Records for this exercise Start Marker

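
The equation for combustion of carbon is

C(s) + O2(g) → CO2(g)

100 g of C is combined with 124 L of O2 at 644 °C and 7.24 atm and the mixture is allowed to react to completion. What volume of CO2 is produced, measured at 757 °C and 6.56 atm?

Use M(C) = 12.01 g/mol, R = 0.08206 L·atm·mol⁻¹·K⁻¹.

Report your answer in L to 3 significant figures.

107 L

n(C) = 100 / 12.01 = 8.326 mol
n(O2) = PV/RT = (7.24 × 124) / (0.08206 × 917.15) = 11.93 mol
For 8.326 mol C, stoichiometry requires (1/1) × 8.326 = 8.326 mol O2; 11.93 mol is available, so C is limiting.
n(CO2) = (1/1) × 8.326 = 8.326 mol
V(CO2) = nRT/P = 8.326 × 0.08206 × 1030.15 / 6.56 = 107.3 L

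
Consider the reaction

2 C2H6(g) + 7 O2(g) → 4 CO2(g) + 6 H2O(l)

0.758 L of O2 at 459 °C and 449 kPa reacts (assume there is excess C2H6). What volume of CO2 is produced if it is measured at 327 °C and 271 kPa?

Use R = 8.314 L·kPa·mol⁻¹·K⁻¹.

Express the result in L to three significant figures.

n(O2) = PV/RT = (449 × 0.758) / (8.314 × 732.15) = 0.05591 mol
n(CO2) = (4/7) × 0.05591 = 0.03195 mol
V = nRT/P = 0.03195 × 8.314 × 600.15 / 271 = 0.5883 L

0.588 L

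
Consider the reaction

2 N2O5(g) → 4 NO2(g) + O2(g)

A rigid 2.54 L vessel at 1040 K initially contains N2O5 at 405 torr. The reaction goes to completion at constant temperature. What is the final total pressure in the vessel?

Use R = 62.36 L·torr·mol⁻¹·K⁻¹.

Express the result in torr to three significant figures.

Since T and V are fixed, P_final/P_initial = n_final/n_initial = 5/2.
P_final = (5/2) × 405 = 1012 torr

1010 torr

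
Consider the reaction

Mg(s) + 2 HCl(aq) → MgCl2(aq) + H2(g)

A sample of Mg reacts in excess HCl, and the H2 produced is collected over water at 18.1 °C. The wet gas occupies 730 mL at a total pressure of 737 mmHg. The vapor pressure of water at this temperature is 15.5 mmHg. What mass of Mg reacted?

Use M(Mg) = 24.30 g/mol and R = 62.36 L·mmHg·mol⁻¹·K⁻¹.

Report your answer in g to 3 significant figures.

P(H2) = 737 − 15.5 = 721.5 mmHg
n(H2) = PV/RT = (721.5 × 0.7300) / (62.36 × 291.25) = 0.02900 mol
n(Mg) = (1/1) × 0.02900 = 0.02900 mol
m(Mg) = 0.02900 × 24.30 = 0.7047 g

0.705 g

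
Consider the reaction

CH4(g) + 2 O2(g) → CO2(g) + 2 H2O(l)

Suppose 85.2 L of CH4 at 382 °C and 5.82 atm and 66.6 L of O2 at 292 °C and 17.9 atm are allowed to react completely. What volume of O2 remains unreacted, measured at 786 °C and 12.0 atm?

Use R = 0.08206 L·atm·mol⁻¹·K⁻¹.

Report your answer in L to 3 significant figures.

n(CH4) = PV/RT = (5.82 × 85.2) / (0.08206 × 655.15) = 9.223 mol
n(O2) = PV/RT = (17.9 × 66.6) / (0.08206 × 565.15) = 25.71 mol
For 9.223 mol CH4, stoichiometry requires (2/1) × 9.223 = 18.45 mol O2; 25.71 mol is available, so CH4 is limiting.
n(O2) consumed = (2/1) × 9.223 = 18.45 mol; remaining = 25.71 − 18.45 = 7.260 mol
V(O2) = nRT/P = 7.260 × 0.08206 × 1059.15 / 12.0 = 52.58 L

52.6 L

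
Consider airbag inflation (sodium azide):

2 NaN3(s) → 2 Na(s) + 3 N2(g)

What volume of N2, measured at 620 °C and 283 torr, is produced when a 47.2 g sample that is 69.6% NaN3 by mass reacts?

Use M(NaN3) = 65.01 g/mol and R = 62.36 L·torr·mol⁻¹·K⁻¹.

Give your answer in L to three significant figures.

mass of NaN3 = 47.2 × 69.6/100 = 32.85 g
n(NaN3) = 32.85 / 65.01 = 0.5053 mol
n(N2) = (3/2) × 0.5053 = 0.7579 mol
V = nRT/P = 0.7579 × 62.36 × 893.15 / 283 = 149.2 L

149 L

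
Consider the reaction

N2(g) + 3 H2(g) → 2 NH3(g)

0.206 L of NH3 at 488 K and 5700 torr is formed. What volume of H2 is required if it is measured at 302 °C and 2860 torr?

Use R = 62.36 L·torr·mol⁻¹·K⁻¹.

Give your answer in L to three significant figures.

n(NH3) = PV/RT = (5700 × 0.206) / (62.36 × 488) = 0.03858 mol
n(H2) = (3/2) × 0.03858 = 0.05787 mol
V = nRT/P = 0.05787 × 62.36 × 575.15 / 2860 = 0.7257 L

0.726 L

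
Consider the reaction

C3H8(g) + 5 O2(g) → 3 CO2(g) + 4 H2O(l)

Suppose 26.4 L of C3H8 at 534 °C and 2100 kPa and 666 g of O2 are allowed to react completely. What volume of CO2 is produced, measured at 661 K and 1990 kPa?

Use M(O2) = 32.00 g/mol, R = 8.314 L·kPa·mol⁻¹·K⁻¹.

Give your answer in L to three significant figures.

n(C3H8) = PV/RT = (2100 × 26.4) / (8.314 × 807.15) = 8.262 mol
n(O2) = 666 / 32.00 = 20.81 mol
For 8.262 mol C3H8, stoichiometry requires (5/1) × 8.262 = 41.31 mol O2; 20.81 mol is available, so O2 is limiting.
n(CO2) = (3/5) × 20.81 = 12.49 mol
V(CO2) = nRT/P = 12.49 × 8.314 × 661 / 1990 = 34.49 L

34.5 L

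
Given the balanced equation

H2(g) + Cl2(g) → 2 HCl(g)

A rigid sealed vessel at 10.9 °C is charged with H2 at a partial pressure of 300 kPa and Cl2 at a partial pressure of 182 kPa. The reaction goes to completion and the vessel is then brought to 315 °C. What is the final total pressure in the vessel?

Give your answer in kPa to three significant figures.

At constant V, partial pressures at 10.9 °C are proportional to moles, so apply stoichiometry directly to pressures.
P(Cl2) required for 300 kPa of H2 = (1/1) × 300 = 300.0 kPa; available 182 kPa, so Cl2 is limiting.
P(H2) remaining = 300 − (1/1) × 182 = 118.0 kPa
P(gaseous products) = (2)/1 × 182 = 364.0 kPa
P_total at 10.9 °C = 118.0 + 364.0 = 482.0 kPa
Scaling to 315 °C: P = 482.0 × 588.15/284.05 = 998.0 kPa

998 kPa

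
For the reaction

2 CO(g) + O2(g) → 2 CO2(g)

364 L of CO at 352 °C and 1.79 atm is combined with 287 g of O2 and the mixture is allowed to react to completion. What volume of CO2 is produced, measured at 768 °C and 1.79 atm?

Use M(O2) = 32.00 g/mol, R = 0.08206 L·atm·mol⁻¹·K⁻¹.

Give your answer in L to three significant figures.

606 L

n(CO) = PV/RT = (1.79 × 364) / (0.08206 × 625.15) = 12.70 mol
n(O2) = 287 / 32.00 = 8.969 mol
For 12.70 mol CO, stoichiometry requires (1/2) × 12.70 = 6.350 mol O2; 8.969 mol is available, so CO is limiting.
n(CO2) = (2/2) × 12.70 = 12.70 mol
V(CO2) = nRT/P = 12.70 × 0.08206 × 1041.15 / 1.79 = 606.2 L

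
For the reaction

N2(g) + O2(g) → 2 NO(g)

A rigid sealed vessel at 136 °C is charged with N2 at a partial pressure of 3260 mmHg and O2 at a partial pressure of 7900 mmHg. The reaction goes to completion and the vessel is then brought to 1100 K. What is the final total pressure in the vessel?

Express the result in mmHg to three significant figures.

30000 mmHg

With V and T fixed, P_i ∝ n_i, so the mole ratios apply directly to partial pressures at 136 °C.
P(O2) required for 3260 mmHg of N2 = (1/1) × 3260 = 3260 mmHg; available 7900 mmHg, so N2 is limiting.
P(O2) remaining = 7900 − (1/1) × 3260 = 4640 mmHg
P(gaseous products) = (2)/1 × 3260 = 6520 mmHg
P_total at 136 °C = 4640 + 6520 = 11160 mmHg
Scaling to 1100 K: P = 11160 × 1100/409.15 = 30000 mmHg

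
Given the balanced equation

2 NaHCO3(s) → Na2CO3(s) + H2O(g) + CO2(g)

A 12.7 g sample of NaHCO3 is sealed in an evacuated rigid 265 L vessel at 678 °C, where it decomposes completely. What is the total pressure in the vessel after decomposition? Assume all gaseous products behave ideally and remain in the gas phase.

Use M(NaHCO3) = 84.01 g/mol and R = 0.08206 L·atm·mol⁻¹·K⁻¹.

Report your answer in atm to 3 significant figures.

0.0445 atm

n(NaHCO3) = 12.7 / 84.01 = 0.1512 mol
n(gas produced) = (2/2) × 0.1512 = 0.1512 mol
P = nRT/V = 0.1512 × 0.08206 × 951.15 / 265 = 0.04453 atm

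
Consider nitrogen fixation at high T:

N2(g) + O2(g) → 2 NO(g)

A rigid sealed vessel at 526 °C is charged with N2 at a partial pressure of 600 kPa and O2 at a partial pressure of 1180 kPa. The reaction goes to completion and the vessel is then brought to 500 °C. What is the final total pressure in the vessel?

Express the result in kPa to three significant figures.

1720 kPa

Because the vessel is rigid and T is held at 526 °C, work the stoichiometry in partial pressures (P_i = n_iRT/V).
P(O2) required for 600 kPa of N2 = (1/1) × 600 = 600.0 kPa; available 1180 kPa, so N2 is limiting.
P(O2) remaining = 1180 − (1/1) × 600 = 580.0 kPa
P(gaseous products) = (2)/1 × 600 = 1200 kPa
P_total at 526 °C = 580.0 + 1200 = 1780 kPa
Scaling to 500 °C: P = 1780 × 773.15/799.15 = 1722 kPa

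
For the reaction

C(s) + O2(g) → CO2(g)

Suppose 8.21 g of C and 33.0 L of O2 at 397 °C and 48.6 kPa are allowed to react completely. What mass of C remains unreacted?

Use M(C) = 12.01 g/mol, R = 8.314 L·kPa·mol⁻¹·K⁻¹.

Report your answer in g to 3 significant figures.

4.75 g

n(C) = 8.21 / 12.01 = 0.6836 mol
n(O2) = PV/RT = (48.6 × 33.0) / (8.314 × 670.15) = 0.2879 mol
For 0.6836 mol C, stoichiometry requires (1/1) × 0.6836 = 0.6836 mol O2; 0.2879 mol is available, so O2 is limiting.
n(C) consumed = (1/1) × 0.2879 = 0.2879 mol; remaining = 0.6836 − 0.2879 = 0.3957 mol
m(C) = 0.3957 × 12.01 = 4.752 g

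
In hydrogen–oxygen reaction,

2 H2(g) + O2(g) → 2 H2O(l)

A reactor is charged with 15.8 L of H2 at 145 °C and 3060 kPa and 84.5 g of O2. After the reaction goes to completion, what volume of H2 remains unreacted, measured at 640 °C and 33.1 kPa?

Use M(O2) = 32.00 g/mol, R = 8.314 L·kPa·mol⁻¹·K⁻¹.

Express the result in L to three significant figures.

1980 L

n(H2) = PV/RT = (3060 × 15.8) / (8.314 × 418.15) = 13.91 mol
n(O2) = 84.5 / 32.00 = 2.641 mol
For 13.91 mol H2, stoichiometry requires (1/2) × 13.91 = 6.955 mol O2; 2.641 mol is available, so O2 is limiting.
n(H2) consumed = (2/1) × 2.641 = 5.282 mol; remaining = 13.91 − 5.282 = 8.628 mol
V(H2) = nRT/P = 8.628 × 8.314 × 913.15 / 33.1 = 1979 L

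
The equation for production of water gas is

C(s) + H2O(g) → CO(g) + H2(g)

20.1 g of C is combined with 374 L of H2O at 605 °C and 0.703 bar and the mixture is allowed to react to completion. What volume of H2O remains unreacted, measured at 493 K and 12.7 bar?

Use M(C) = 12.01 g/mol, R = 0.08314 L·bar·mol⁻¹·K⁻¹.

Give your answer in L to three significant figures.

6.22 L

n(C) = 20.1 / 12.01 = 1.674 mol
n(H2O) = PV/RT = (0.703 × 374) / (0.08314 × 878.15) = 3.601 mol
For 1.674 mol C, stoichiometry requires (1/1) × 1.674 = 1.674 mol H2O; 3.601 mol is available, so C is limiting.
n(H2O) consumed = (1/1) × 1.674 = 1.674 mol; remaining = 3.601 − 1.674 = 1.927 mol
V(H2O) = nRT/P = 1.927 × 0.08314 × 493 / 12.7 = 6.219 L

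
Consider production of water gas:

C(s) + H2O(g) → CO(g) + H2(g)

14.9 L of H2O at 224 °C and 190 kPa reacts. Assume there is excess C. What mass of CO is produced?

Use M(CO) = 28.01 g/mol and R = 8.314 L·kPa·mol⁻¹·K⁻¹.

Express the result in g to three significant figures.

19.2 g

n(H2O) = PV/RT = (190 × 14.9) / (8.314 × 497.15) = 0.6849 mol
n(CO) = (1/1) × 0.6849 = 0.6849 mol
m(CO) = 0.6849 × 28.01 = 19.18 g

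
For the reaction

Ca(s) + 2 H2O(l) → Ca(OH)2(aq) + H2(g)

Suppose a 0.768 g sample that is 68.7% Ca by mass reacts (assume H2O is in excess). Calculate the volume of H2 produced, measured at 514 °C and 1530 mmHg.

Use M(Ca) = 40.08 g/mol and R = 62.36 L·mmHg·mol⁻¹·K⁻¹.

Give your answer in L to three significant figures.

mass of Ca = 0.768 × 68.7/100 = 0.5276 g
n(Ca) = 0.5276 / 40.08 = 0.01316 mol
n(H2) = (1/1) × 0.01316 = 0.01316 mol
V = nRT/P = 0.01316 × 62.36 × 787.15 / 1530 = 0.4222 L

0.422 L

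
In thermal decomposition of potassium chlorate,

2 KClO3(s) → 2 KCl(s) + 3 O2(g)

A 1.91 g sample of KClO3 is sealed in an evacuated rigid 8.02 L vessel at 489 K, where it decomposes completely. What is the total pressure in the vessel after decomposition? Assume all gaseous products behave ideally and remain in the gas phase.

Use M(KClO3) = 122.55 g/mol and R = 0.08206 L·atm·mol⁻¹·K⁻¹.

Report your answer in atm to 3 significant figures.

0.117 atm

n(KClO3) = 1.91 / 122.55 = 0.01559 mol
n(gas produced) = (3/2) × 0.01559 = 0.02338 mol
P = nRT/V = 0.02338 × 0.08206 × 489 / 8.02 = 0.1170 atm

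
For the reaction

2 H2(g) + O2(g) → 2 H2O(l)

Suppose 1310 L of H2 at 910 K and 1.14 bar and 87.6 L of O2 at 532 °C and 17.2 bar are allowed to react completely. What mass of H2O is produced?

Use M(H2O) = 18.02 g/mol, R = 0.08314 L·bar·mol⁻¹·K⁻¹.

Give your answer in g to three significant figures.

356 g

n(H2) = PV/RT = (1.14 × 1310) / (0.08314 × 910) = 19.74 mol
n(O2) = PV/RT = (17.2 × 87.6) / (0.08314 × 805.15) = 22.51 mol
For 19.74 mol H2, stoichiometry requires (1/2) × 19.74 = 9.870 mol O2; 22.51 mol is available, so H2 is limiting.
n(H2O) = (2/2) × 19.74 = 19.74 mol
m(H2O) = 19.74 × 18.02 = 355.7 g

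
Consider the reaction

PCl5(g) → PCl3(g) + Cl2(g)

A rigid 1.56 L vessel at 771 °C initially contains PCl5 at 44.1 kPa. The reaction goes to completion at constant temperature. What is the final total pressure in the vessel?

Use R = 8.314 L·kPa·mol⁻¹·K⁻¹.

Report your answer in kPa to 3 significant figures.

88.2 kPa

Since T and V are fixed, P_final/P_initial = n_final/n_initial = 2/1.
P_final = (2/1) × 44.1 = 88.20 kPa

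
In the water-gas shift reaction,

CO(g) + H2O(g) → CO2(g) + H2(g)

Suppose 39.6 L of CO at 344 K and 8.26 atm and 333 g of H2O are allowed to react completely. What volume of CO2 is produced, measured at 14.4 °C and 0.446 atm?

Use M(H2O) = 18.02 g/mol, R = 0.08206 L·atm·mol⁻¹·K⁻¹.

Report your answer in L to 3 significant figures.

613 L

n(CO) = PV/RT = (8.26 × 39.6) / (0.08206 × 344) = 11.59 mol
n(H2O) = 333 / 18.02 = 18.48 mol
For 11.59 mol CO, stoichiometry requires (1/1) × 11.59 = 11.59 mol H2O; 18.48 mol is available, so CO is limiting.
n(CO2) = (1/1) × 11.59 = 11.59 mol
V(CO2) = nRT/P = 11.59 × 0.08206 × 287.55 / 0.446 = 613.2 L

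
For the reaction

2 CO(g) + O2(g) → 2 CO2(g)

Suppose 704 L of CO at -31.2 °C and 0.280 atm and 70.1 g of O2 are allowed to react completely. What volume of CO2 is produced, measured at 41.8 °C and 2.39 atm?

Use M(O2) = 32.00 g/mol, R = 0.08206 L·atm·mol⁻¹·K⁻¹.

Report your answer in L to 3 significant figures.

47.4 L

n(CO) = PV/RT = (0.280 × 704) / (0.08206 × 241.95) = 9.928 mol
n(O2) = 70.1 / 32.00 = 2.191 mol
For 9.928 mol CO, stoichiometry requires (1/2) × 9.928 = 4.964 mol O2; 2.191 mol is available, so O2 is limiting.
n(CO2) = (2/1) × 2.191 = 4.382 mol
V(CO2) = nRT/P = 4.382 × 0.08206 × 314.95 / 2.39 = 47.39 L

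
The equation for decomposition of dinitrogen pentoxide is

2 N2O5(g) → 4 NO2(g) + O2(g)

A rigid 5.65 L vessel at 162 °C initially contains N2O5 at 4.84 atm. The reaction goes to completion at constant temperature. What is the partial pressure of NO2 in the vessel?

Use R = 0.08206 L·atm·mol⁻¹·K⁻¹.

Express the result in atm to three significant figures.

n(N2O5)₀ = PV/RT = (4.84 × 5.65) / (0.08206 × 435.15) = 0.7658 mol
n(NO2) = (4/2) × 0.7658 = 1.532 mol
P(NO2) = nRT/V = 1.532 × 0.08206 × 435.15 / 5.65 = 9.682 atm

9.68 atm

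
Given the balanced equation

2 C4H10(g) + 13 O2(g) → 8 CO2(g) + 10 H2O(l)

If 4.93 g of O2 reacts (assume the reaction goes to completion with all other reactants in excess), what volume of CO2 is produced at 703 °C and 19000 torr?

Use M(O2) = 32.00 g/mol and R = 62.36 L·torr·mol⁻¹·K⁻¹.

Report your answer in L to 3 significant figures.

n(O2) = 4.930 / 32.00 = 0.1541 mol
n(CO2) = (8/13) × 0.1541 = 0.09483 mol
V = nRT/P = 0.09483 × 62.36 × 976.15 / 19000 = 0.3038 L

0.304 L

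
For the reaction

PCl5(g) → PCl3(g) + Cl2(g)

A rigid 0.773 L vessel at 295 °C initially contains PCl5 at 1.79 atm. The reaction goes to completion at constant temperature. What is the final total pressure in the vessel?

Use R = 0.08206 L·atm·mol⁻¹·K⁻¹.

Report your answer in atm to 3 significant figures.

Since T and V are fixed, P_final/P_initial = n_final/n_initial = 2/1.
P_final = (2/1) × 1.79 = 3.580 atm

3.58 atm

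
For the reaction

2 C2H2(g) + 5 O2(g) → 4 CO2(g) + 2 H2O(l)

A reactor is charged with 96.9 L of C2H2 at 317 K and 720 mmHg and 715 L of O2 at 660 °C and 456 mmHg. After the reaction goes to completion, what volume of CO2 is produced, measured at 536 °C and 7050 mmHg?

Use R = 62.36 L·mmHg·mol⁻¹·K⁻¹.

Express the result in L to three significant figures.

32.1 L

n(C2H2) = PV/RT = (720 × 96.9) / (62.36 × 317) = 3.529 mol
n(O2) = PV/RT = (456 × 715) / (62.36 × 933.15) = 5.603 mol
For 3.529 mol C2H2, stoichiometry requires (5/2) × 3.529 = 8.822 mol O2; 5.603 mol is available, so O2 is limiting.
n(CO2) = (4/5) × 5.603 = 4.482 mol
V(CO2) = nRT/P = 4.482 × 62.36 × 809.15 / 7050 = 32.08 L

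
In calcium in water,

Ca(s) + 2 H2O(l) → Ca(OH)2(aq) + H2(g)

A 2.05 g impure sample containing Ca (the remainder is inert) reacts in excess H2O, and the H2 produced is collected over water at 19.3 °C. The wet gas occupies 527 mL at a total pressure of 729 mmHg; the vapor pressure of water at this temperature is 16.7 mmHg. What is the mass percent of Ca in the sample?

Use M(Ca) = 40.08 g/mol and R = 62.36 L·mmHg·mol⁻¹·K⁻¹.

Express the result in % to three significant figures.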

Records for this exercise End Marker

## About this task
Among the lines above, repeat exactly those from the line with "2 NaN3(s) → 2 Na(s) + 3 N2(g)" to the line with "Use M(NaN3) = 65.01", counting both ends.

## Response below
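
2 NaN3(s) → 2 Na(s) + 3 N2(g)

What volume of N2, measured at 620 °C and 283 torr, is produced when a 47.2 g sample that is 69.6% NaN3 by mass reacts?

Use M(NaN3) = 65.01 g/mol and R = 62.36 L·torr·mol⁻¹·K⁻¹.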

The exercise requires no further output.